## WORK ITEM
What lines of the data below hold the string "Refer"? Copy each one out.

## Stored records
────────────────────

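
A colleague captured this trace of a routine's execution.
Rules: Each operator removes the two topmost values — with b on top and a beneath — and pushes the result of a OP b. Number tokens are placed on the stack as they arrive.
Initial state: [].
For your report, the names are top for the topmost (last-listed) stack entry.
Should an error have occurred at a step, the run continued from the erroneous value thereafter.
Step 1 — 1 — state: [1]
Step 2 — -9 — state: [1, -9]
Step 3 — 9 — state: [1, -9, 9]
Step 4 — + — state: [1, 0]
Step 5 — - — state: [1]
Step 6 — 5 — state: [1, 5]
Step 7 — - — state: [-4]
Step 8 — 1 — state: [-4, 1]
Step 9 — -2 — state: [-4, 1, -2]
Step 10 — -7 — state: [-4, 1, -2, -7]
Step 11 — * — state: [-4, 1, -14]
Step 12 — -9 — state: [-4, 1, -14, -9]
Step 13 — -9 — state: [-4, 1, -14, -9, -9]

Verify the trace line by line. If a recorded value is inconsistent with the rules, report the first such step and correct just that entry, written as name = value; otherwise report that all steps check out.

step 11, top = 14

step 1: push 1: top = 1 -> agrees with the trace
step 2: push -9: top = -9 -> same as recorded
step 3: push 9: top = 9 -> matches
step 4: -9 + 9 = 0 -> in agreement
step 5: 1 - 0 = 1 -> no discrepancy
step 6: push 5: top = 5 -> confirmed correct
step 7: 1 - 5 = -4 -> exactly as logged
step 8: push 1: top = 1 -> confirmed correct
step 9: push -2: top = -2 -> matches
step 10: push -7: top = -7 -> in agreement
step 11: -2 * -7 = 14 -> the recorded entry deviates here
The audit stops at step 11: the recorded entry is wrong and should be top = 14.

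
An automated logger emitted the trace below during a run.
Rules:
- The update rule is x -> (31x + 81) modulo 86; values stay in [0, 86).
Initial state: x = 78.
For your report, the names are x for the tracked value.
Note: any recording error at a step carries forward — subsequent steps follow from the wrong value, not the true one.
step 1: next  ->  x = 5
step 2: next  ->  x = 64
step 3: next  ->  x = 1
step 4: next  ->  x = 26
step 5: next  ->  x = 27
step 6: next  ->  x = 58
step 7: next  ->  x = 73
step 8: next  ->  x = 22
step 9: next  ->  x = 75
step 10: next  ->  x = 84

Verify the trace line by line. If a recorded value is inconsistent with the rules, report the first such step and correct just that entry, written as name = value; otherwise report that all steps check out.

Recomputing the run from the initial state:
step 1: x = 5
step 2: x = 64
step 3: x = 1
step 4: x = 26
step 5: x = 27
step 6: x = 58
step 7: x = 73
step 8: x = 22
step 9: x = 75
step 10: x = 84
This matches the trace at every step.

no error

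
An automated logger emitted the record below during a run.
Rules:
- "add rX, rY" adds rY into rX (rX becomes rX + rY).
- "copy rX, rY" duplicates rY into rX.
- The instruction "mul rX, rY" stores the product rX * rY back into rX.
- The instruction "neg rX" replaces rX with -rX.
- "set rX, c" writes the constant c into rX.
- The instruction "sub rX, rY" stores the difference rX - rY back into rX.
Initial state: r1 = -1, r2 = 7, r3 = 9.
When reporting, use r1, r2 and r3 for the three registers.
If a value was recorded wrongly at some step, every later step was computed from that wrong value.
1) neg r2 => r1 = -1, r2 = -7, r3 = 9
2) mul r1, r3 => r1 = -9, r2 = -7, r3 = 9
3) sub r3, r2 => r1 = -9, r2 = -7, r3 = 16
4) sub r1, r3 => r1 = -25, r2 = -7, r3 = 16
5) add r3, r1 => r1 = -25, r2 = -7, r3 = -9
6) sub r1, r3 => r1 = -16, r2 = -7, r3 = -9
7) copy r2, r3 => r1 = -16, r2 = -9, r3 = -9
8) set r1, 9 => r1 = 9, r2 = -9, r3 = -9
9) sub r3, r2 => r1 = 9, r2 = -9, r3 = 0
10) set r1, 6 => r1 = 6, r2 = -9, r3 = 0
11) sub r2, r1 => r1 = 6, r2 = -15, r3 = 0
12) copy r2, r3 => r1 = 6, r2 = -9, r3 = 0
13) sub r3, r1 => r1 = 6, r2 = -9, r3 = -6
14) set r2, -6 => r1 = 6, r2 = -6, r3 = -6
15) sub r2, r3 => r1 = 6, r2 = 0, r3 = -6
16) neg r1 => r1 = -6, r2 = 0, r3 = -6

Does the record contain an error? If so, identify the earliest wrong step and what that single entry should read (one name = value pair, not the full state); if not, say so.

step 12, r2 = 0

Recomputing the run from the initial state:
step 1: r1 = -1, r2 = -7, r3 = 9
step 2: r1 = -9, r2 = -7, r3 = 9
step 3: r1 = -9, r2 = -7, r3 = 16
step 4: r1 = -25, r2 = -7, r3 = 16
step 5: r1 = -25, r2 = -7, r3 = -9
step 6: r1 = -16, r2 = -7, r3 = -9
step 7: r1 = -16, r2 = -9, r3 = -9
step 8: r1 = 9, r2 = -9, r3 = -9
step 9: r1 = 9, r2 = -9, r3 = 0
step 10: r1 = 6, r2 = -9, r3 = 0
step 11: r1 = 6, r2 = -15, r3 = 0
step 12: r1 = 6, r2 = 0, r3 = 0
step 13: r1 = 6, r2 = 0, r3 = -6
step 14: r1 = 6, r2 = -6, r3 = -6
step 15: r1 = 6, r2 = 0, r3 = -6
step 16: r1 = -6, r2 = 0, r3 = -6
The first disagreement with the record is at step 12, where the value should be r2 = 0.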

────────────────────

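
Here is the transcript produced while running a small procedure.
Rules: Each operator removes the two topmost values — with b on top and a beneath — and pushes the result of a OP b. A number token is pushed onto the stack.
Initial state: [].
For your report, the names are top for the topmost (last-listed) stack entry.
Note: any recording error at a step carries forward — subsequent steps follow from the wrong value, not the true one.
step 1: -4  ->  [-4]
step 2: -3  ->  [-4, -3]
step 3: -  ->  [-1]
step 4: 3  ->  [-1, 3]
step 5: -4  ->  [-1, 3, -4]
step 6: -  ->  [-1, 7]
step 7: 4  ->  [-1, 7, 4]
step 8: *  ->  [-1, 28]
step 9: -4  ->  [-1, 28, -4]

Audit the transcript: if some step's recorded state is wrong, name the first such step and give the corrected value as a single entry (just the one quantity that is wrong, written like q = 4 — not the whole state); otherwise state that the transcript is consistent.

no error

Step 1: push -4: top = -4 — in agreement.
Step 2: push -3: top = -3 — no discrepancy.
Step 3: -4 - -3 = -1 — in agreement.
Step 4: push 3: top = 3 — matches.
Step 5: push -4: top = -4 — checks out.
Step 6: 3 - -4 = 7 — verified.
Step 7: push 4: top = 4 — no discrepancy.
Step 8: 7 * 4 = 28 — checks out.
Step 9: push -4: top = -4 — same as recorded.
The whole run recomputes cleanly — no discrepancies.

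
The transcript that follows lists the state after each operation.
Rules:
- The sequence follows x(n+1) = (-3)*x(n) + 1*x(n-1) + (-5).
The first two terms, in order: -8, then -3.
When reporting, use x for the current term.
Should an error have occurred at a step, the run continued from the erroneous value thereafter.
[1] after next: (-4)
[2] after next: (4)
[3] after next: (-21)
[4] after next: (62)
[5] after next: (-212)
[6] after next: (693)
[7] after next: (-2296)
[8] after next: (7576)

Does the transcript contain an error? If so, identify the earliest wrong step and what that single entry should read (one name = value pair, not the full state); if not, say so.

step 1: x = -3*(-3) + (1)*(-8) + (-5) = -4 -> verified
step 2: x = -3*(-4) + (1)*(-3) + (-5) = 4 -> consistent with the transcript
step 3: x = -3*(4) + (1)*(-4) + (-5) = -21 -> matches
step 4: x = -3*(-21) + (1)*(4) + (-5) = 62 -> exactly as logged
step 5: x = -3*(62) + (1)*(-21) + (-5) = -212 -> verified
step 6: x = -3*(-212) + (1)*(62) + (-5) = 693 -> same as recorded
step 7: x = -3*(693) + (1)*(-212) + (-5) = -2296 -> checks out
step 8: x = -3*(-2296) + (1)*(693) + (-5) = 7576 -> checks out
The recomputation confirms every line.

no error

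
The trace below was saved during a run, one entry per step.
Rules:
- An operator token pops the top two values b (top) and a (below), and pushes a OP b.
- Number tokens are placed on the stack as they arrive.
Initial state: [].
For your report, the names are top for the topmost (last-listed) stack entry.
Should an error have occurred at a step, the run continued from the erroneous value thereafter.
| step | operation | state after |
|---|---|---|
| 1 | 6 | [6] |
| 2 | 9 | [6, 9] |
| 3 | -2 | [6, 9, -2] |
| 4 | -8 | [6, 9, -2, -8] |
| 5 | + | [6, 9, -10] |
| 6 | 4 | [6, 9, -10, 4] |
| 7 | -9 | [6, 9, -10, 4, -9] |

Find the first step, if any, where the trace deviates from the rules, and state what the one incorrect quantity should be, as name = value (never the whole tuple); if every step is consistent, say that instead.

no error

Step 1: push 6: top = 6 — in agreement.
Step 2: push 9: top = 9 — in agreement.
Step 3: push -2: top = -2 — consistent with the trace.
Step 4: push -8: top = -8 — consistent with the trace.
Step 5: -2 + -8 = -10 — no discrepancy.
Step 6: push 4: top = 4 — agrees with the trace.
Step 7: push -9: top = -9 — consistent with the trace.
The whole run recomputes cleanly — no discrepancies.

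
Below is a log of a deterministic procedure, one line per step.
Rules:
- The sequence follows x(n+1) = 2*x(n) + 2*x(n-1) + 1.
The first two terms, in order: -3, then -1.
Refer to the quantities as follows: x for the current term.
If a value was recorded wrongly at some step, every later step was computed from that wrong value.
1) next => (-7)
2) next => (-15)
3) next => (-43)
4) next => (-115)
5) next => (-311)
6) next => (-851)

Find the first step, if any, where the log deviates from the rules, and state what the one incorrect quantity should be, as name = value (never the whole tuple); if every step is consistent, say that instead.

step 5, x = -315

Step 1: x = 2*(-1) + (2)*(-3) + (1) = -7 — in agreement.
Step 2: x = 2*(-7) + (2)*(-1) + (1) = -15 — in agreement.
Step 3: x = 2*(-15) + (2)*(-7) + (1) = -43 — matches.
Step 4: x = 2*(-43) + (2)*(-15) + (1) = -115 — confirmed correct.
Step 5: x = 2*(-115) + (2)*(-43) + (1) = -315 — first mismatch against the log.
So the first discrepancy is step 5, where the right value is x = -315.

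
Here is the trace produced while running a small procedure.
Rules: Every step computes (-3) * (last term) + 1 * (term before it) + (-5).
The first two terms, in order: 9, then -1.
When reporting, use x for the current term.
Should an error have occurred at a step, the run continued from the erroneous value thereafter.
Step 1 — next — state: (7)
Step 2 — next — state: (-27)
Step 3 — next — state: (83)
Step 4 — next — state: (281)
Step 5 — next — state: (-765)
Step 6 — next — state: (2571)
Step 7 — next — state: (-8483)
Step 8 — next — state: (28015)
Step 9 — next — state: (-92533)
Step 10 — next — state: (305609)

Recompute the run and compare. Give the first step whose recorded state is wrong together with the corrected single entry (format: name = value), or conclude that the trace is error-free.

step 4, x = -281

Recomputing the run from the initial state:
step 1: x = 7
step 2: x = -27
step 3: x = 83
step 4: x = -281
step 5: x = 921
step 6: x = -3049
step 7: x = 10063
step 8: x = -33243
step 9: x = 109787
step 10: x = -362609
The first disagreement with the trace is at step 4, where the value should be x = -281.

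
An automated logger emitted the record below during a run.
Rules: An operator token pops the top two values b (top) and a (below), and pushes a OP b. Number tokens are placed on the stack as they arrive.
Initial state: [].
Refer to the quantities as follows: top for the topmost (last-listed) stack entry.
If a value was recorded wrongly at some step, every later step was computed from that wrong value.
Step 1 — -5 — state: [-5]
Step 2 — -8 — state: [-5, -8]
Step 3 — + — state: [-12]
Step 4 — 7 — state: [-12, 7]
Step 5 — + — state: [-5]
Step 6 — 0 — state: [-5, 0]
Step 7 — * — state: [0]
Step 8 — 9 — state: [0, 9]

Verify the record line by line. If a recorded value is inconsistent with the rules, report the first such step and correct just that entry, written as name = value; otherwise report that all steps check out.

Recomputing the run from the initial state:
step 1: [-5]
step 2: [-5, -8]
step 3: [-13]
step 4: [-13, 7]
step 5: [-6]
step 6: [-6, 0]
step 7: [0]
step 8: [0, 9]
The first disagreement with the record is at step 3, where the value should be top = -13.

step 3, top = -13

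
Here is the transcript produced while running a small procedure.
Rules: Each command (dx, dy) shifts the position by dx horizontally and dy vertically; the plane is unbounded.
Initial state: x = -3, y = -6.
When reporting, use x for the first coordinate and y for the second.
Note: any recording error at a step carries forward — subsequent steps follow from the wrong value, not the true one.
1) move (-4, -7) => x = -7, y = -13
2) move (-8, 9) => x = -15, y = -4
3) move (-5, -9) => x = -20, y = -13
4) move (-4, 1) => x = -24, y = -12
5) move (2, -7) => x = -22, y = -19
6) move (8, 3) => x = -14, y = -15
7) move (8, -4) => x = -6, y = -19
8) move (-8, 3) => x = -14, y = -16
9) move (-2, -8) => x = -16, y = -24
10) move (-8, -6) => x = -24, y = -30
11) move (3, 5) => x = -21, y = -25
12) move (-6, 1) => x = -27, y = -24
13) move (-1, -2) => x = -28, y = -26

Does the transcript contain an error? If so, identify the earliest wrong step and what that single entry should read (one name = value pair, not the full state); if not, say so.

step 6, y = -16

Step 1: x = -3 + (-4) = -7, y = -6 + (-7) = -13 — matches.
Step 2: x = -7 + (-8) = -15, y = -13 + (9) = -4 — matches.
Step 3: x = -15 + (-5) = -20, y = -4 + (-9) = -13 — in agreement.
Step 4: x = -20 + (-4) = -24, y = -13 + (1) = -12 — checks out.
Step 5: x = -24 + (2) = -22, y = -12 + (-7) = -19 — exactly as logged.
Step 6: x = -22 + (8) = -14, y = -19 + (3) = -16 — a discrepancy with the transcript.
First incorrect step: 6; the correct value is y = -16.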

────────────────────

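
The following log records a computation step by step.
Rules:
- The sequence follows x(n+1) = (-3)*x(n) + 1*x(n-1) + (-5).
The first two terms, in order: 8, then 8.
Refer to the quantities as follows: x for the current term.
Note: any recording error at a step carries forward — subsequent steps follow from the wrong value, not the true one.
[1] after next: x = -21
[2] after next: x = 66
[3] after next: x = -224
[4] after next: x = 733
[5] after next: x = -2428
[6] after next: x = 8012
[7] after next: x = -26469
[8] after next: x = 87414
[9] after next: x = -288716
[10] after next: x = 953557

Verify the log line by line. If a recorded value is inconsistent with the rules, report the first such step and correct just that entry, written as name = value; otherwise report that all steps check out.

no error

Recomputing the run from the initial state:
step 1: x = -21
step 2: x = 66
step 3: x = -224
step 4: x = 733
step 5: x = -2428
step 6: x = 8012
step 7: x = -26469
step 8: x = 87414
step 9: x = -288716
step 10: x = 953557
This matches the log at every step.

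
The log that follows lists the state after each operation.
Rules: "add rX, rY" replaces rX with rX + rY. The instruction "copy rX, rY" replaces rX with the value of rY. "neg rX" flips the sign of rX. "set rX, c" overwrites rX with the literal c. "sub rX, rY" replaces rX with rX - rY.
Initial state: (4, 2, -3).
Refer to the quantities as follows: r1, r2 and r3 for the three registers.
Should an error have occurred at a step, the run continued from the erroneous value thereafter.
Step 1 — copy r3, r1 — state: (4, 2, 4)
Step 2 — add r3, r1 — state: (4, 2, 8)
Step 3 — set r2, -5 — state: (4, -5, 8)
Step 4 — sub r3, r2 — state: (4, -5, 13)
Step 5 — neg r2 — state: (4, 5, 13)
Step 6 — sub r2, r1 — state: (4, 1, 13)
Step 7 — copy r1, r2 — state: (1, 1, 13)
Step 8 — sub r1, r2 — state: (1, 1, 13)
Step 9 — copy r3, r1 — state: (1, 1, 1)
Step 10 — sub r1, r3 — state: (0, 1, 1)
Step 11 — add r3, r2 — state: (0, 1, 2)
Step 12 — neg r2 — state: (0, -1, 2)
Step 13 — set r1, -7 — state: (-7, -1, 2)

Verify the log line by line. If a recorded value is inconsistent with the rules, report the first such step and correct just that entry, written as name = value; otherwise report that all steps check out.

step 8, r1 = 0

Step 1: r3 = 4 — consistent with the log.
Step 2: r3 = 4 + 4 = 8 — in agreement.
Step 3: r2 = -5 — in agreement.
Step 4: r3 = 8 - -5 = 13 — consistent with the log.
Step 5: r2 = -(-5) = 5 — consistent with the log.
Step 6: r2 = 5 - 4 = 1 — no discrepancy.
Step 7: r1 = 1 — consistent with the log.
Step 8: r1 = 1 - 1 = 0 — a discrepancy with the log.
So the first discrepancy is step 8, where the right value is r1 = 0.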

────────────────────

## THE ANSWER
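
Refer to the quantities as follows: x for the current term.
Refer to the quantities as follows: top for the topmost (last-listed) stack entry.
Refer to the quantities as follows: x for the current term.
Refer to the quantities as follows: r1, r2 and r3 for the three registers.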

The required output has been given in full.